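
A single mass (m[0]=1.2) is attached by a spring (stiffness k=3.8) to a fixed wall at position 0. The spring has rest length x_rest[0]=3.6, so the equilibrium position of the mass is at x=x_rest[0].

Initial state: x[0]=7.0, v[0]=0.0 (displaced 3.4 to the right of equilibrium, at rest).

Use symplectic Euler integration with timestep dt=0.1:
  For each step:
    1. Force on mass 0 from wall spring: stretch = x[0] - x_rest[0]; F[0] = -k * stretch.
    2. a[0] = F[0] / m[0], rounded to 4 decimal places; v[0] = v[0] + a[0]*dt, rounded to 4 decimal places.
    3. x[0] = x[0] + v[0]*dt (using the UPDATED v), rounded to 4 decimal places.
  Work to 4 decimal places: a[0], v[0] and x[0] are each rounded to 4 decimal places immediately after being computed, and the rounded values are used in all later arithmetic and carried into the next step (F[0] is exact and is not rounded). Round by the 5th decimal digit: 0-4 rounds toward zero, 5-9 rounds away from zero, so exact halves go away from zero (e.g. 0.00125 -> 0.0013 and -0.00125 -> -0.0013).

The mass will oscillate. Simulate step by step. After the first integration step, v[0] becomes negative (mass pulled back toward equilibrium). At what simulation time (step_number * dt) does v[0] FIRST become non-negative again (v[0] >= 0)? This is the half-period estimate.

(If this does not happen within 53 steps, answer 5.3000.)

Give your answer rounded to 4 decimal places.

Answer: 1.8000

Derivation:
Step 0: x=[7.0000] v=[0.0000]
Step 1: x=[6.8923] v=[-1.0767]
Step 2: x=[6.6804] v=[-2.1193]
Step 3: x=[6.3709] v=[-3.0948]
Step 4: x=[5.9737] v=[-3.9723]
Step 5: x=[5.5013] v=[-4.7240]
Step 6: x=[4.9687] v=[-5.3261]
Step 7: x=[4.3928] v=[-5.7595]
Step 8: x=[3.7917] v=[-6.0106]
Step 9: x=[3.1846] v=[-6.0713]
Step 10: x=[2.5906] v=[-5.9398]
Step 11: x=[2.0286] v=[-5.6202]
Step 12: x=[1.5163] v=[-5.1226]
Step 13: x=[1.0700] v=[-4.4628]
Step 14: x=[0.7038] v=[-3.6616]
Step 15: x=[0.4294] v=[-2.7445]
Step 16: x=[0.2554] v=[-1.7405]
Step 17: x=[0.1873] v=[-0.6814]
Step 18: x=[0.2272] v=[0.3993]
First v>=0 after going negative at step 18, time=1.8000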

^^^^^^^^

=== Problem to solve ===
Look over the listing and return each line that holds "spring".

=== Expected answer ===
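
A single mass (m[0]=1.2) is attached by a spring (stiffness k=3.8) to a fixed wall at position 0. The spring has rest length x_rest[0]=3.6, so the equilibrium position of the mass is at x=x_rest[0].
    1. Force on mass 0 from wall spring: stretch = x[0] - x_rest[0]; F[0] = -k * stretch.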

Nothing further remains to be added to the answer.